Records contained in a dataset
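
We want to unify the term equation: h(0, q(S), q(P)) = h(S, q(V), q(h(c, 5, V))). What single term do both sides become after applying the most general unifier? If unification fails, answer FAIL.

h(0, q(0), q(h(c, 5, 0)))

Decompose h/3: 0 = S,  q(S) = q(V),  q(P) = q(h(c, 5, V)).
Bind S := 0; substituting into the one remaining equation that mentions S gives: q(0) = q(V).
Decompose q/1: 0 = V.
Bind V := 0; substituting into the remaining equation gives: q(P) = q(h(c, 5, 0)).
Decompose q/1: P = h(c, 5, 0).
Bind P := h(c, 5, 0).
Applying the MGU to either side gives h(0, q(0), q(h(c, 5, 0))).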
==
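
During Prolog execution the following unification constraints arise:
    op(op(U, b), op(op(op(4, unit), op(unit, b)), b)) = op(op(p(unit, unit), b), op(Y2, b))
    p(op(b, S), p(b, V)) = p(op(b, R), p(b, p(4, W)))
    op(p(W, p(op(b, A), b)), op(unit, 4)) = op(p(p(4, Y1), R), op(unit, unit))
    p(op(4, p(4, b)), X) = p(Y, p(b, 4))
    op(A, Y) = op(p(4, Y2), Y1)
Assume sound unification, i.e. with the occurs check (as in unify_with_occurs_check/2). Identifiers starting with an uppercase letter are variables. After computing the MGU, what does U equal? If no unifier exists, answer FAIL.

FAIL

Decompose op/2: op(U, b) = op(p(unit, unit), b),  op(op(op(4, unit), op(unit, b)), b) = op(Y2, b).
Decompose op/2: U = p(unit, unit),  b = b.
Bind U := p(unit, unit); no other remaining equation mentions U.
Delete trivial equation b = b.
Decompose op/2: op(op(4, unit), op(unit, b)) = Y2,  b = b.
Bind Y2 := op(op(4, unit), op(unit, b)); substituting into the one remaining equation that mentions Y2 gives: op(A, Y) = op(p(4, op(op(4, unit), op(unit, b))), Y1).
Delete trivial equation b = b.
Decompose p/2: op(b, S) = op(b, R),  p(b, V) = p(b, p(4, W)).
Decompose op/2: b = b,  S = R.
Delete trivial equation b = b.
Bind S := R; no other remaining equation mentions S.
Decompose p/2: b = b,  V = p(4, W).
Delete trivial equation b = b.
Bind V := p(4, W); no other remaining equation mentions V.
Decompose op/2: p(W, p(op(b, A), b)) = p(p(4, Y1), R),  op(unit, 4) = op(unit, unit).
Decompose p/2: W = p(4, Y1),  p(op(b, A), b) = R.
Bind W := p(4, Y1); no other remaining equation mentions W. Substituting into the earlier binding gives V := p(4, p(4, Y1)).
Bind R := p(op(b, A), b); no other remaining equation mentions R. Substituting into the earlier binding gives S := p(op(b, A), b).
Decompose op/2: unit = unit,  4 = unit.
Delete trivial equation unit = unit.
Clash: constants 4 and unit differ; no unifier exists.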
...
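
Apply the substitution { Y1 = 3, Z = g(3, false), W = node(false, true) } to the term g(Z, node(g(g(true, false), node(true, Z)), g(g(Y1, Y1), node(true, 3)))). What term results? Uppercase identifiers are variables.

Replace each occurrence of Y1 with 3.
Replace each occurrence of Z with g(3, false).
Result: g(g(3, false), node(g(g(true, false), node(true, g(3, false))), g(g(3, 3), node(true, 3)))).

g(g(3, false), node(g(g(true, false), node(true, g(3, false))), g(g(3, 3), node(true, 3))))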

- _WHAT IS EXPECTED_: Give back, exactly as written, the stretch from the line with "p(op(b, S), p(b, V))" through the line with "op(A, Y) = op(p(4, Y2), Y1)", and no other lines from the records above.

- _ANSWER TO THIS TASK_:
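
    p(op(b, S), p(b, V)) = p(op(b, R), p(b, p(4, W)))
    op(p(W, p(op(b, A), b)), op(unit, 4)) = op(p(p(4, Y1), R), op(unit, unit))
    p(op(4, p(4, b)), X) = p(Y, p(b, 4))
    op(A, Y) = op(p(4, Y2), Y1)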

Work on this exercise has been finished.